● DATA TO EXAMINE

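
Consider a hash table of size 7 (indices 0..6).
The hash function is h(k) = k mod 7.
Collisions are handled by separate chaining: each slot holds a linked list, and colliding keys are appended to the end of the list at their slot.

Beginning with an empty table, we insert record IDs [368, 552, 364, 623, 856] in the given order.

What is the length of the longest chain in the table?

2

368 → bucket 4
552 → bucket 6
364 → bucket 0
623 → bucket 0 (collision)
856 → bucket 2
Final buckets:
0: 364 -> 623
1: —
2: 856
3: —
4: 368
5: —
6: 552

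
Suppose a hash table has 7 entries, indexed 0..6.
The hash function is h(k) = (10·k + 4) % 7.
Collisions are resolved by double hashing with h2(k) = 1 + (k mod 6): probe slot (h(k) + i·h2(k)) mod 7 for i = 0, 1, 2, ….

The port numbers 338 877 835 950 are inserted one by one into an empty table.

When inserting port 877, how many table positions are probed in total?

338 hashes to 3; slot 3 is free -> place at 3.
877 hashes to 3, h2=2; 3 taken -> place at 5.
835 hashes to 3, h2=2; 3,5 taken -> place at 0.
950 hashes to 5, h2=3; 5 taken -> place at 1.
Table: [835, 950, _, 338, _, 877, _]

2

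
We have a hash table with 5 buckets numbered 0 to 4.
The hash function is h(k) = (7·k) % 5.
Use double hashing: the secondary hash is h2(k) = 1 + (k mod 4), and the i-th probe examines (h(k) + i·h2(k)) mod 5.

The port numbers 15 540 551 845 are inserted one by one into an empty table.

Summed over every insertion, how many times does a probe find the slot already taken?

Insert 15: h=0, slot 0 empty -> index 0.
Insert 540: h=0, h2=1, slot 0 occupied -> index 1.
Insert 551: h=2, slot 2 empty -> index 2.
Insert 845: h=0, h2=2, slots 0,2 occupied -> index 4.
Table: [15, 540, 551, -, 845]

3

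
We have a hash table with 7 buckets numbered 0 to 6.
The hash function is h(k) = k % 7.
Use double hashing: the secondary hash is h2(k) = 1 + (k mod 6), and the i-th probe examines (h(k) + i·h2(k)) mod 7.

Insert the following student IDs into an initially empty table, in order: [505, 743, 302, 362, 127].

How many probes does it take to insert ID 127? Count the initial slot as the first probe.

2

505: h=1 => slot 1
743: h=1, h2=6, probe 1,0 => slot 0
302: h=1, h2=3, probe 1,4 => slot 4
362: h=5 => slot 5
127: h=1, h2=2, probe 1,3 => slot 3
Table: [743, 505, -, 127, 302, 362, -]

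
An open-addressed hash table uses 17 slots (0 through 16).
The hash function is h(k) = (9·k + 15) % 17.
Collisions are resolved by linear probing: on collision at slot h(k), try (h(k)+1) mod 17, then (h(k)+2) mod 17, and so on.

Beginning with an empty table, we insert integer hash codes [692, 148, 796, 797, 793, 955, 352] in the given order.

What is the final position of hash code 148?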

==

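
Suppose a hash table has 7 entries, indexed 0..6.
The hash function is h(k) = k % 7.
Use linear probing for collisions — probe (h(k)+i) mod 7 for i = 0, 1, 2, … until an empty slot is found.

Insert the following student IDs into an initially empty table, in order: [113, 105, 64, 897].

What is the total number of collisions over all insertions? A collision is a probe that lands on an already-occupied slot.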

● THE TASK
Go through the material above, find each line with the string "hashing", and copy it.

● OUTPUT OF THE EXERCISE
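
Collisions are resolved by double hashing with h2(k) = 1 + (k mod 6): probe slot (h(k) + i·h2(k)) mod 7 for i = 0, 1, 2, ….
Use double hashing: the secondary hash is h2(k) = 1 + (k mod 4), and the i-th probe examines (h(k) + i·h2(k)) mod 5.
Use double hashing: the secondary hash is h2(k) = 1 + (k mod 6), and the i-th probe examines (h(k) + i·h2(k)) mod 7.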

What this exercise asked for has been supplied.